Top of EXTRACTED RECORDS

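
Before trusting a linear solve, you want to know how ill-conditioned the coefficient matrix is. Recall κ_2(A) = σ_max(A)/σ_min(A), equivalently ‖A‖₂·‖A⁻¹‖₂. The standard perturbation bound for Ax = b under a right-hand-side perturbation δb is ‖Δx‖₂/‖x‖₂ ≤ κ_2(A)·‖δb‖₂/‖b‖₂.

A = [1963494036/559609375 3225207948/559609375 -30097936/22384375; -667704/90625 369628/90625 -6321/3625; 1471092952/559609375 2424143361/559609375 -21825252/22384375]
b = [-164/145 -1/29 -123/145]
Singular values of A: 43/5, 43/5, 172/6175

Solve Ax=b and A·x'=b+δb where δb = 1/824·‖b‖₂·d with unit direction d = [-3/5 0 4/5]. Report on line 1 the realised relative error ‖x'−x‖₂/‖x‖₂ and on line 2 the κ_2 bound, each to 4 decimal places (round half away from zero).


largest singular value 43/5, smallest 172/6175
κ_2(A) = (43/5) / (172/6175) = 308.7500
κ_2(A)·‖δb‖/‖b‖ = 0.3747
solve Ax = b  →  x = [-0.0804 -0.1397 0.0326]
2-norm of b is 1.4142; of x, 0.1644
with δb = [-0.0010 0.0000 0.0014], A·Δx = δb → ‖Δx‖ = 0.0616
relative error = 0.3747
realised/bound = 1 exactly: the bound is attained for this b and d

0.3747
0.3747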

Bottom of EXTRACTED RECORDS
Top of EXTRACTED RECORDS

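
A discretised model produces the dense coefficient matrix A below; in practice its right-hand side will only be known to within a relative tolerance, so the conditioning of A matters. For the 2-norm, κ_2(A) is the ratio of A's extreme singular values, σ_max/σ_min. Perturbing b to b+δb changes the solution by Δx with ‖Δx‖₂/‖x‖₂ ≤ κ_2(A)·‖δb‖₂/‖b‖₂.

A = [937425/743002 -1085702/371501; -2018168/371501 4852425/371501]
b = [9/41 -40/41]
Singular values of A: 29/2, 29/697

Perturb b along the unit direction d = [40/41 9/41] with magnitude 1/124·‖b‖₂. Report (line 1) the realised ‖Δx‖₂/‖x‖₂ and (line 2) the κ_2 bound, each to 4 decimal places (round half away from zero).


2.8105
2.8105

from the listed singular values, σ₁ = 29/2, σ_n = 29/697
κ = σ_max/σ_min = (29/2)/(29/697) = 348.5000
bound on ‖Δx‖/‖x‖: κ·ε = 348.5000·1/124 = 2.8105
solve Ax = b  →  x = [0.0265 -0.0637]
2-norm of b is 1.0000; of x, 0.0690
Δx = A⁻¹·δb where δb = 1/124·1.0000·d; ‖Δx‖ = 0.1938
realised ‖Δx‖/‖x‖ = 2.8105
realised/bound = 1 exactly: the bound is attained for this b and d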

Bottom of EXTRACTED RECORDS
Top of EXTRACTED RECORDS

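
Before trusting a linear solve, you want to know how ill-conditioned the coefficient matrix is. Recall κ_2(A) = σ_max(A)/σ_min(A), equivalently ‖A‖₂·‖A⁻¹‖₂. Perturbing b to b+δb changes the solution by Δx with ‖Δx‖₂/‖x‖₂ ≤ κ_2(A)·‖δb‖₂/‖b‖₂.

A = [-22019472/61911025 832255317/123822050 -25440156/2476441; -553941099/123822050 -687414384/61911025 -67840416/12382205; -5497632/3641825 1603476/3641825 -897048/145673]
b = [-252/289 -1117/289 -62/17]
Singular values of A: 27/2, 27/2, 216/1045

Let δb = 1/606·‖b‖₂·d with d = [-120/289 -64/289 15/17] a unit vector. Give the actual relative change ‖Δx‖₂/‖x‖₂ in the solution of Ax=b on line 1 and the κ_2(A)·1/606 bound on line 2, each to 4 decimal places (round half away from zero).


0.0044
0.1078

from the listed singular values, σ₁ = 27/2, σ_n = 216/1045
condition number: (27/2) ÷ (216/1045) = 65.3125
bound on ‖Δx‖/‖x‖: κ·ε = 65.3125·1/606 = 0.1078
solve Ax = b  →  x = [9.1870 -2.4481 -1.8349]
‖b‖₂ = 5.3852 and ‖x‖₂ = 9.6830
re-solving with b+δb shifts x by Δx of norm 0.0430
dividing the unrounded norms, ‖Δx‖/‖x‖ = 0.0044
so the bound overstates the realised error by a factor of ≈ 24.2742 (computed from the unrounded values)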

Bottom of EXTRACTED RECORDS

▶ GOAL OF THE EXERCISE
Could you restate word for word the lines above, from the one that contains "A = [-22019472/61911025" through the one that contains "Singular values of A: 27/2, 27/2, 216/1045", and no others?

▶ ANSWER BELOW
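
A = [-22019472/61911025 832255317/123822050 -25440156/2476441; -553941099/123822050 -687414384/61911025 -67840416/12382205; -5497632/3641825 1603476/3641825 -897048/145673]
b = [-252/289 -1117/289 -62/17]
Singular values of A: 27/2, 27/2, 216/1045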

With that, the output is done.